# Task objective:
Would you output the entries below only from the line containing "Let the signature consist of constant" through the line containing "p(f3(z, w), x, f3(z, z))", exactly as they stand and with both ends included?
══ Provided records
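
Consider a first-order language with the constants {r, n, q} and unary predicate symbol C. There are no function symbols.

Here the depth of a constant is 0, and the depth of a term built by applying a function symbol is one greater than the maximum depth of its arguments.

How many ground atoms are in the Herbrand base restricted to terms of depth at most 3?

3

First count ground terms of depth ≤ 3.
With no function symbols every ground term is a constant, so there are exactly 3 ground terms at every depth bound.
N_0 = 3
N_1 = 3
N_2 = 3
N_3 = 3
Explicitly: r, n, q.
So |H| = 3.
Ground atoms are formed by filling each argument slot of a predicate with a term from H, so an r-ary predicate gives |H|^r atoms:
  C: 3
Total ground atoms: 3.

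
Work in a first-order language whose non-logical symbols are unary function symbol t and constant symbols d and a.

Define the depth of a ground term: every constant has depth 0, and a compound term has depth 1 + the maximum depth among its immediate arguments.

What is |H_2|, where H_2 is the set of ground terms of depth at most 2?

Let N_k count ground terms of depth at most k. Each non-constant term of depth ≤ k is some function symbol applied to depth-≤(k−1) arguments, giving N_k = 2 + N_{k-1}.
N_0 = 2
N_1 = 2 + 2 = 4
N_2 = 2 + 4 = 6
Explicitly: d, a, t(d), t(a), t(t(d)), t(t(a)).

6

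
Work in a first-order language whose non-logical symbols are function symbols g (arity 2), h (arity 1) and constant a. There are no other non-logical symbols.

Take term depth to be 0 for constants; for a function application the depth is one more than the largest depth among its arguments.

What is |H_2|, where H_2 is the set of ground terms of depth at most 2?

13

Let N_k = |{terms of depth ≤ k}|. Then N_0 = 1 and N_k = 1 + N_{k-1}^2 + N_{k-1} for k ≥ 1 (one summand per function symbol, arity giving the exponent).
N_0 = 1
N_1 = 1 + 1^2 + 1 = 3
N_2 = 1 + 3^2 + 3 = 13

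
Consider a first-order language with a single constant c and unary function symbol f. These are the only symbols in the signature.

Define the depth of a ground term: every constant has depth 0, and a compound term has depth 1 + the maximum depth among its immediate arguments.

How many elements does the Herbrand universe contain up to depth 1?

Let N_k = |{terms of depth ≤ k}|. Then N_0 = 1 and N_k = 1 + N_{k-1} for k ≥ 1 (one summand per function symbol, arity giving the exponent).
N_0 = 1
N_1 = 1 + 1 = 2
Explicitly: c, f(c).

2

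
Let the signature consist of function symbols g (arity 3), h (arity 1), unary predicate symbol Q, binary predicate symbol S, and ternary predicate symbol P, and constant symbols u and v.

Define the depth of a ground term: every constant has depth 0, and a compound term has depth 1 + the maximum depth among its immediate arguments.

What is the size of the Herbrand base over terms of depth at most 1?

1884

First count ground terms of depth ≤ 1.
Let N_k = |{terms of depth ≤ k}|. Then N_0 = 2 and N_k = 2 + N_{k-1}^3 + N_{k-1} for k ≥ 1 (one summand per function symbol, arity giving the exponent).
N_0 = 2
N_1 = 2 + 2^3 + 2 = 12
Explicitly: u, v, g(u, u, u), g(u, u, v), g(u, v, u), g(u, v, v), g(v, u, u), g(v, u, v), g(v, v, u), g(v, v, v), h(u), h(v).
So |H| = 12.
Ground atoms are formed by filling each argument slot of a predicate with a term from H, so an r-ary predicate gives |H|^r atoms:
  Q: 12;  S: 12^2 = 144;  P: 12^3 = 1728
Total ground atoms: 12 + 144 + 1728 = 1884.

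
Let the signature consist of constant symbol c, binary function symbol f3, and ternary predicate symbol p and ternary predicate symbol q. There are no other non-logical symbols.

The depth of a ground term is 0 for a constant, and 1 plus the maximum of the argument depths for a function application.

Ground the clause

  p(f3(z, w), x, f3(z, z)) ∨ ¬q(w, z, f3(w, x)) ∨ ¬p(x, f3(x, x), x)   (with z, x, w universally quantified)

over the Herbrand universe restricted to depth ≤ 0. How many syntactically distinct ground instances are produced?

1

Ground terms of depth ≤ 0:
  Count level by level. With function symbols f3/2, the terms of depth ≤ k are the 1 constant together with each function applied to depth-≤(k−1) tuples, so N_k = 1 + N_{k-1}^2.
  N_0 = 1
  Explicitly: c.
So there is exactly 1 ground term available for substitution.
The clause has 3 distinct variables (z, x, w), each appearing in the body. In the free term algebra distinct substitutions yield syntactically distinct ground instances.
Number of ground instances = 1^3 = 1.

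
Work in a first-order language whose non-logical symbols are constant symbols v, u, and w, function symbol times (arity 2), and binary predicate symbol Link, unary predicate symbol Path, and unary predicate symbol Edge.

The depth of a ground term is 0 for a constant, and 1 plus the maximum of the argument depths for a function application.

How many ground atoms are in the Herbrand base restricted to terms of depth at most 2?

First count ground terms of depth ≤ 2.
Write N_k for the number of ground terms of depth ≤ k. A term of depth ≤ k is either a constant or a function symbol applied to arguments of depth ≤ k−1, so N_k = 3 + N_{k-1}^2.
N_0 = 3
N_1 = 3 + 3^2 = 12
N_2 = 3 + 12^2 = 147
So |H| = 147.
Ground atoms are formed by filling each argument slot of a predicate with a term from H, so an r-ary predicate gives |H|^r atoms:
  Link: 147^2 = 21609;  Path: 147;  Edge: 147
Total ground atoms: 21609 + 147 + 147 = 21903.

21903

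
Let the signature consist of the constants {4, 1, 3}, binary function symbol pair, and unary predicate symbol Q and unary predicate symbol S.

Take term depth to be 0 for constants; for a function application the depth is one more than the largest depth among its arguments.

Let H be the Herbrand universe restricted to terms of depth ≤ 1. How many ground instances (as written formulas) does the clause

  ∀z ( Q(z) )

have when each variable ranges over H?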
════
# Response area:
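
Let the signature consist of constant symbol c, binary function symbol f3, and ternary predicate symbol p and ternary predicate symbol q. There are no other non-logical symbols.

The depth of a ground term is 0 for a constant, and 1 plus the maximum of the argument depths for a function application.

Ground the clause

  p(f3(z, w), x, f3(z, z)) ∨ ¬q(w, z, f3(w, x)) ∨ ¬p(x, f3(x, x), x)   (with z, x, w universally quantified)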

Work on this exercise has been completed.